__Problem statement__. Gather all lines in the entries that include the word "these".

__Source material__.
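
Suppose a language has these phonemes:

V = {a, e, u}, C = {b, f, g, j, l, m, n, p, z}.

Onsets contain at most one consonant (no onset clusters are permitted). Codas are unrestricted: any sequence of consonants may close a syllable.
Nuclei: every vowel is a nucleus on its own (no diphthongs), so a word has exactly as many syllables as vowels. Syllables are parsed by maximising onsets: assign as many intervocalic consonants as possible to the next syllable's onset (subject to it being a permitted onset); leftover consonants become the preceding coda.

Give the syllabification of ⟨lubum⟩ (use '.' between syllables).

Nuclei (vowels): u, u → 2 syllables.
/u…u/ gap (V1→V2): /b/ → onset of the next syllable (single consonants are always licit onsets).

lu.bum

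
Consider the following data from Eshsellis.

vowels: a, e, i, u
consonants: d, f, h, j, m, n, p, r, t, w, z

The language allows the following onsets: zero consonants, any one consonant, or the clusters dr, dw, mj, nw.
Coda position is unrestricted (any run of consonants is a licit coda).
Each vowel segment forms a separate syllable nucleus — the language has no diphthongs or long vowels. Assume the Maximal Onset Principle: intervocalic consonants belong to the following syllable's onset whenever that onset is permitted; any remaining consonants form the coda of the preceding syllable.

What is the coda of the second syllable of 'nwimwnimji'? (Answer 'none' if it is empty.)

Vowels present: i, i, i; each is a nucleus, giving 3 syllables.
σ1/σ2 boundary: /mwn/ splits as /mw/ + /n/ (/n/ is the longest suffix that is a licit onset).
σ2/σ3 boundary: cluster /mj/ — /mj/ is itself a permitted onset, so the whole cluster goes right; preceding coda = ∅.
Result: nwimw.ni.mji.
Syllable 2 is /ni/: onset /n/, nucleus /i/, coda ∅.

none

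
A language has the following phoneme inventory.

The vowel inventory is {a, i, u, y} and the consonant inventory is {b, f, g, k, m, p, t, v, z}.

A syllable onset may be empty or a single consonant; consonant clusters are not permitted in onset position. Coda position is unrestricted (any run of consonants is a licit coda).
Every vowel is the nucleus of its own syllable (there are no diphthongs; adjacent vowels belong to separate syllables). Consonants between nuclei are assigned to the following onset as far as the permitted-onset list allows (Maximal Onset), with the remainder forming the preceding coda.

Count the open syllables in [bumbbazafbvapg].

1

Nuclei (vowels): u, a, a, a → 4 syllables.
V1 /u/ – V2 /a/: cluster /mbb/ — the longest permitted-onset suffix is /b/; onset = /b/, preceding coda = /mb/.
V2 /a/ – V3 /a/: /z/ → onset of the next syllable (single consonants are always licit onsets).
V3 /a/ – V4 /a/: cluster /fbv/ — the longest permitted-onset suffix is /v/; onset = /v/, preceding coda = /fb/.
Syllabification: bumb.ba.zafb.vapg.
Classifying each syllable: /bumb/ (closed), /ba/ (open), /zafb/ (closed), /vapg/ (closed).
Open syllables: 1.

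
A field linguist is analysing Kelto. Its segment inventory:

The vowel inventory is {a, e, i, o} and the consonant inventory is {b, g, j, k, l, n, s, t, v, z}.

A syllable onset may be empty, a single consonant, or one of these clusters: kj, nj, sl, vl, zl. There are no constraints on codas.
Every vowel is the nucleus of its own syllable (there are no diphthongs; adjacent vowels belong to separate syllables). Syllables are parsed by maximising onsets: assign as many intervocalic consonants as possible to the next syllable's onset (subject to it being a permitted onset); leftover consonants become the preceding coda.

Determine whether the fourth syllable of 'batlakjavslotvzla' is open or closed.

The vowels are a, a, a, o, a — 5 nuclei, so 5 syllables.
σ1/σ2 boundary: /tl/; trying suffixes from longest down, /l/ is the first permitted one, so coda /t/ | onset /l/.
σ2/σ3 boundary: cluster /kj/ — /kj/ is itself a permitted onset, so the whole cluster goes right; preceding coda = ∅.
σ3/σ4 boundary: /vsl/ — longest licit onset from the right is /sl/, leaving /v/ as coda.
σ4/σ5 boundary: /tvzl/ — longest licit onset from the right is /zl/, leaving /tv/ as coda.
So the parse is bat.la.kjav.slotv.zla.
Syllable 4 is /slotv/ with coda /tv/, so it is closed.

closed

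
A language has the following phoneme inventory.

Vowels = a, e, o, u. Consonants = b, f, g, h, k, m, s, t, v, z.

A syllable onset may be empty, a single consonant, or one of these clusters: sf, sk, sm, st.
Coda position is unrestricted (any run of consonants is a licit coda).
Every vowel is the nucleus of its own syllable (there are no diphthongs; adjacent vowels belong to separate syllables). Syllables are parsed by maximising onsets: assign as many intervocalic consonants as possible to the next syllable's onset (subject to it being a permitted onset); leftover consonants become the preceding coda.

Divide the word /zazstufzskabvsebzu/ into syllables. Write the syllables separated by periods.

Nuclei (vowels): a, u, a, e, u → 5 syllables.
σ1/σ2 boundary: /zst/ — longest licit onset from the right is /st/, leaving /z/ as coda.
σ2/σ3 boundary: /fzsk/ — longest licit onset from the right is /sk/, leaving /fz/ as coda.
σ3/σ4 boundary: /bvs/ splits as /bv/ + /s/ (/s/ is the longest suffix that is a licit onset).
σ4/σ5 boundary: /bz/ splits as /b/ + /z/ (/z/ is the longest suffix that is a licit onset).

zaz.stufz.skabv.seb.zu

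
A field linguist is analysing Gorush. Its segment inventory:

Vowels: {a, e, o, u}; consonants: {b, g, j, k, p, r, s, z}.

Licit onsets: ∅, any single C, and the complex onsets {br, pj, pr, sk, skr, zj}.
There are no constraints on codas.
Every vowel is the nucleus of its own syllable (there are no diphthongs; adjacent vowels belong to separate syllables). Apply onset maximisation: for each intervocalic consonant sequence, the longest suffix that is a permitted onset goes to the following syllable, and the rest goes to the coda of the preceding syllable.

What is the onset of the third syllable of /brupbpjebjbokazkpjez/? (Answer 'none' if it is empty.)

b

The vowels are u, e, o, a, e — 5 nuclei, so 5 syllables.
σ1/σ2 boundary: /pbpj/; trying suffixes from longest down, /pj/ is the first permitted one, so coda /pb/ | onset /pj/.
σ2/σ3 boundary: /bjb/ — longest licit onset from the right is /b/, leaving /bj/ as coda.
σ3/σ4 boundary: /k/ → onset of the next syllable (single consonants are always licit onsets).
σ4/σ5 boundary: /zkpj/ splits as /zk/ + /pj/ (/pj/ is the longest suffix that is a licit onset).
Syllabification: brupb.pjebj.bo.kazk.pjez.
Syllable 3 is /bo/: onset /b/, nucleus /o/, coda ∅.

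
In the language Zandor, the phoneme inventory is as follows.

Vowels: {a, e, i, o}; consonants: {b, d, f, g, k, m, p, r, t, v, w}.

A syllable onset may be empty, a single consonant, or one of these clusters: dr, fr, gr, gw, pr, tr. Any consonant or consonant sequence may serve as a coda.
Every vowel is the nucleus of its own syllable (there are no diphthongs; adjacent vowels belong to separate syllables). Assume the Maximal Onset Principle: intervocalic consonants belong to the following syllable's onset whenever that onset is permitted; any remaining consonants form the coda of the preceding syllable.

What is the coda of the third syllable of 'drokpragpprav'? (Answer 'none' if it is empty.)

Nuclei (vowels): o, a, a → 3 syllables.
σ1/σ2 boundary: /kpr/ splits as /k/ + /pr/ (/pr/ is the longest suffix that is a licit onset).
σ2/σ3 boundary: /gppr/; trying suffixes from longest down, /pr/ is the first permitted one, so coda /gp/ | onset /pr/.
Result: drok.pragp.prav.
Syllable 3 is /prav/: onset /pr/, nucleus /a/, coda /v/.

v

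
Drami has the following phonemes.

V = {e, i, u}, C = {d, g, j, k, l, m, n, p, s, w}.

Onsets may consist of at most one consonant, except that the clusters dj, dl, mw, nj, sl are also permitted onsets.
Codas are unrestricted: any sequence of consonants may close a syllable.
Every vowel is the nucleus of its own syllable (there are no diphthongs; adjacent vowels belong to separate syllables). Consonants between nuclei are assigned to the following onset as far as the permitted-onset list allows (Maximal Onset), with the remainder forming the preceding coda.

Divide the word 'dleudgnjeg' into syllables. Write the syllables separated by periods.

dle.udg.njeg

Nuclei (vowels): e, u, e → 3 syllables.
V1 /e/ – V2 /u/: hiatus — the boundary sits between the two vowels.
V2 /u/ – V3 /e/: /dgnj/; trying suffixes from longest down, /nj/ is the first permitted one, so coda /dg/ | onset /nj/.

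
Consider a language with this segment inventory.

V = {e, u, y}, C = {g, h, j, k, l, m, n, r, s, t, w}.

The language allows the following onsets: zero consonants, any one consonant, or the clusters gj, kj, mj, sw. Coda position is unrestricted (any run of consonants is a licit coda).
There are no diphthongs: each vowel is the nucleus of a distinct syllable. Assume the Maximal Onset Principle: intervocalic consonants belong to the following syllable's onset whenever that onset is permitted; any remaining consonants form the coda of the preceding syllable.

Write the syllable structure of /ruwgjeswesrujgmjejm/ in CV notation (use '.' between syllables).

Nuclei (vowels): u, e, e, u, e → 5 syllables.
Between /u/ (V1) and /e/ (V2): /wgj/; trying suffixes from longest down, /gj/ is the first permitted one, so coda /w/ | onset /gj/.
Between /e/ (V2) and /e/ (V3): /sw/ is a licit onset in full, so it all attaches to the next syllable.
Between /e/ (V3) and /u/ (V4): /sr/ — longest licit onset from the right is /r/, leaving /s/ as coda.
Between /u/ (V4) and /e/ (V5): /jgmj/ — longest licit onset from the right is /mj/, leaving /jg/ as coda.
Result: ruw.gje.swes.rujg.mjejm.
Mapping each syllable to C/V: /ruw/ → CVC, /gje/ → CCV, /swes/ → CCVC, /rujg/ → CVCC, /mjejm/ → CCVCC.

CVC.CCV.CCVC.CVCC.CCVCC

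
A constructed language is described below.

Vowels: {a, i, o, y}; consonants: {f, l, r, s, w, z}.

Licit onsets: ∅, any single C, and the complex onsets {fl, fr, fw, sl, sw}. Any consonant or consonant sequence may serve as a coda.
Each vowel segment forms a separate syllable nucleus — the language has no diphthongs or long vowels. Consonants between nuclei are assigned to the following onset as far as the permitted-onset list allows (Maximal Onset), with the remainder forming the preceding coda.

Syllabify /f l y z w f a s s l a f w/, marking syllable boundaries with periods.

flyzw.fas.slafw

Nuclei (vowels): y, a, a → 3 syllables.
V1 /y/ – V2 /a/: /zwf/ splits as /zw/ + /f/ (/f/ is the longest suffix that is a licit onset).
V2 /a/ – V3 /a/: /ssl/ splits as /s/ + /sl/ (/sl/ is the longest suffix that is a licit onset).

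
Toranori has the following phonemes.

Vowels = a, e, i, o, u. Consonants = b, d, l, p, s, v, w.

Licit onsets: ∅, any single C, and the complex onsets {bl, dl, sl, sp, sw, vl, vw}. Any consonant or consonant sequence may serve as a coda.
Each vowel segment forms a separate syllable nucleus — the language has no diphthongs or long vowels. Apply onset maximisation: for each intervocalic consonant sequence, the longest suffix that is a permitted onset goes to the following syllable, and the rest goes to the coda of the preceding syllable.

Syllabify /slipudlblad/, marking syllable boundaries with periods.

sli.pudl.blad

Vowels present: i, u, a; each is a nucleus, giving 3 syllables.
V1 /i/ – V2 /u/: /p/ → onset of the next syllable (single consonants are always licit onsets).
V2 /u/ – V3 /a/: cluster /dlbl/ — the longest permitted-onset suffix is /bl/; onset = /bl/, preceding coda = /dl/.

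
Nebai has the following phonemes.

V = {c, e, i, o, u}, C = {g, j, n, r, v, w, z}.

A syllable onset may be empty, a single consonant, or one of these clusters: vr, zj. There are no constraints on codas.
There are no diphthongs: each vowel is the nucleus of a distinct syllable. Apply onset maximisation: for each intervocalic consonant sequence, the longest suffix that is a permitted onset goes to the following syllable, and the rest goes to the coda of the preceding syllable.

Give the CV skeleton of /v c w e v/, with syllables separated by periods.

The vowels are c, e — 2 nuclei, so 2 syllables.
σ1/σ2 boundary: /w/ → onset of the next syllable (single consonants are always licit onsets).
Putting it together: vc.wev.
Mapping each syllable to C/V: /vc/ → CV, /wev/ → CVC.

CV.CVC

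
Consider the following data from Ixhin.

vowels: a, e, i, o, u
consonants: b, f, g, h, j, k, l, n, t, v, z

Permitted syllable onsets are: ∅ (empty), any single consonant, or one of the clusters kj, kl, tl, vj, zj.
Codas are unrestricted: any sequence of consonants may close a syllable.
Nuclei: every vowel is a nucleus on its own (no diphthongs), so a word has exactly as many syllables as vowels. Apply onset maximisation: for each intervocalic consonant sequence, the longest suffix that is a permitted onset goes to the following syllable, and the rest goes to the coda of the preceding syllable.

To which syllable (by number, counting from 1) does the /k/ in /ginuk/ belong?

The vowels are i, u — 2 nuclei, so 2 syllables.
Between /i/ (V1) and /u/ (V2): /n/ is a single consonant, so it becomes the next onset.
Result: gi.nuk.
The /k/ is in the coda of syllable 2 (/nuk/).

2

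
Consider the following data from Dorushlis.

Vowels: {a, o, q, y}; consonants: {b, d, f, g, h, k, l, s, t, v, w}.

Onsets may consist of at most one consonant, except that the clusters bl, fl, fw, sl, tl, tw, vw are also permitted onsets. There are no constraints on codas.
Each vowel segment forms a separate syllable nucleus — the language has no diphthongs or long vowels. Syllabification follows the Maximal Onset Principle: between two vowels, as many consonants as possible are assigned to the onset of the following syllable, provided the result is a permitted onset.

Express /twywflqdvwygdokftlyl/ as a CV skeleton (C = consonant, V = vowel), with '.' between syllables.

The vowels are y, q, y, o, y — 5 nuclei, so 5 syllables.
Between /y/ (V1) and /q/ (V2): cluster /wfl/ — the longest permitted-onset suffix is /fl/; onset = /fl/, preceding coda = /w/.
Between /q/ (V2) and /y/ (V3): /dvw/ — longest licit onset from the right is /vw/, leaving /d/ as coda.
Between /y/ (V3) and /o/ (V4): cluster /gd/ — the longest permitted-onset suffix is /d/; onset = /d/, preceding coda = /g/.
Between /o/ (V4) and /y/ (V5): cluster /kftl/ — the longest permitted-onset suffix is /tl/; onset = /tl/, preceding coda = /kf/.
So the parse is twyw.flqd.vwyg.dokf.tlyl.
Mapping each syllable to C/V: /twyw/ → CCVC, /flqd/ → CCVC, /vwyg/ → CCVC, /dokf/ → CVCC, /tlyl/ → CCVC.

CCVC.CCVC.CCVC.CVCC.CCVC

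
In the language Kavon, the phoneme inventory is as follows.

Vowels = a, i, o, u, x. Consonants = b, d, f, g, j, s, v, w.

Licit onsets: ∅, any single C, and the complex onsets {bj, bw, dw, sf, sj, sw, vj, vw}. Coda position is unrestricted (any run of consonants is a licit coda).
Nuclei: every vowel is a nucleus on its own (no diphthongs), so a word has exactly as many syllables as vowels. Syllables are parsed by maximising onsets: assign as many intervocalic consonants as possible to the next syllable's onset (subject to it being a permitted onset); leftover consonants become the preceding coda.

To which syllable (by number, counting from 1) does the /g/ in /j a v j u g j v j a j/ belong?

2

The vowels are a, u, a — 3 nuclei, so 3 syllables.
Between /a/ (V1) and /u/ (V2): cluster /vj/ — /vj/ is itself a permitted onset, so the whole cluster goes right; preceding coda = ∅.
Between /u/ (V2) and /a/ (V3): /gjvj/; trying suffixes from longest down, /vj/ is the first permitted one, so coda /gj/ | onset /vj/.
Syllabification: ja.vjugj.vjaj.
The /g/ is in the coda of syllable 2 (/vjugj/).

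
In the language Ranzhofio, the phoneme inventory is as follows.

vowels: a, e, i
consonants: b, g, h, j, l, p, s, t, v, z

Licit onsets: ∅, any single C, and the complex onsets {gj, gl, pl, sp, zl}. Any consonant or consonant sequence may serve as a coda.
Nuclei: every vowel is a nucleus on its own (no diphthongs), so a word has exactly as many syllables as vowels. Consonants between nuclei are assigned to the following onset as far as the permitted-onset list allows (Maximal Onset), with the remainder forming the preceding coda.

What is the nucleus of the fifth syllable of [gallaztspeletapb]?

The vowels are a, a, e, e, a — 5 nuclei, so 5 syllables.
The fifth nucleus (vowel 5 from the left) is /a/.

a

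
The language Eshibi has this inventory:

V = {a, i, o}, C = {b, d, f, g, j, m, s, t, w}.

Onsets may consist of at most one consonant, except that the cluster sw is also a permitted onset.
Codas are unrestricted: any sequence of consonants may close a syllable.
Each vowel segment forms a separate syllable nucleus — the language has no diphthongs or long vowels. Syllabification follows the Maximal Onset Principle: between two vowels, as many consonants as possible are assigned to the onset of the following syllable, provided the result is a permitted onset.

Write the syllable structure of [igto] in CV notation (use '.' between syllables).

VC.CV

Nuclei (vowels): i, o → 2 syllables.
V1 /i/ – V2 /o/: cluster /gt/ — the longest permitted-onset suffix is /t/; onset = /t/, preceding coda = /g/.
So the parse is ig.to.
Mapping each syllable to C/V: /ig/ → VC, /to/ → CV.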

__Response area__.
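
Suppose a language has these phonemes:
A syllable onset may be empty, a single consonant, or one of these clusters: kj, nj, sl, vl, zl. There are no constraints on codas.
A syllable onset may be empty, a single consonant, or one of these clusters: sf, sk, sm, st.
A syllable onset may be empty, a single consonant, or one of these clusters: dr, fr, gr, gw, pr, tr. Any consonant or consonant sequence may serve as a coda.
A syllable onset may be empty, a single consonant, or one of these clusters: vr, zj. There are no constraints on codas.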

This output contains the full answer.